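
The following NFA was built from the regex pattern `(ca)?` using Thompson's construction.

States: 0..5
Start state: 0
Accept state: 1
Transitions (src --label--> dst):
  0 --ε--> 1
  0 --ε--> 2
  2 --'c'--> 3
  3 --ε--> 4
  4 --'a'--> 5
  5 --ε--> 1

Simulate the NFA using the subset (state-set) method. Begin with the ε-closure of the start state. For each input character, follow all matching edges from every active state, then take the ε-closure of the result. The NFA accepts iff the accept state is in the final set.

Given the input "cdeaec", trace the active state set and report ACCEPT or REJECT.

Answer: REJECT

Derivation:
S₀ = ε-closure({0}) = {0,1,2}
'c' @ 1: {3,4}
'd' @ 2: {}  — no active states
rest 'eaec' ignored (set empty)
end set {} — state 1 not in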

++++++

- _ASSIGNED TASK_: How many of the lines in the data above carry the word "from"? Say the number and nothing else.

- _SOLUTION TO THIS PROBLEM_: 2